## Task item
Only the lines with "loans" in them need to be copied from the listing.

::::::::::

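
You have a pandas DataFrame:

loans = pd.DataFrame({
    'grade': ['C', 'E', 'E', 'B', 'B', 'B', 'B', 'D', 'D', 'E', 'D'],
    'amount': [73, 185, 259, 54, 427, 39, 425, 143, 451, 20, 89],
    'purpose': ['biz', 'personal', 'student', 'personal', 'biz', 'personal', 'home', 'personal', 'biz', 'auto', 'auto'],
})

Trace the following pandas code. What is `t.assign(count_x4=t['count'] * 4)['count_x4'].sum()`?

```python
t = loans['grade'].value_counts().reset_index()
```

value_counts of grade:
grade
B    4
E    3
D    3
C    1
Name: count, dtype: int64
reset_index():
  grade  count
0     B      4
1     E      3
2     D      3
3     C      1
add column count_x4 = t['count'] * 4:
  grade  count  count_x4
0     B      4        16
1     E      3        12
2     D      3        12
3     C      1         4
Finally, sum of column 'count_x4' = 44.

44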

::::::::::

## Written response
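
loans = pd.DataFrame({
t = loans['grade'].value_counts().reset_index()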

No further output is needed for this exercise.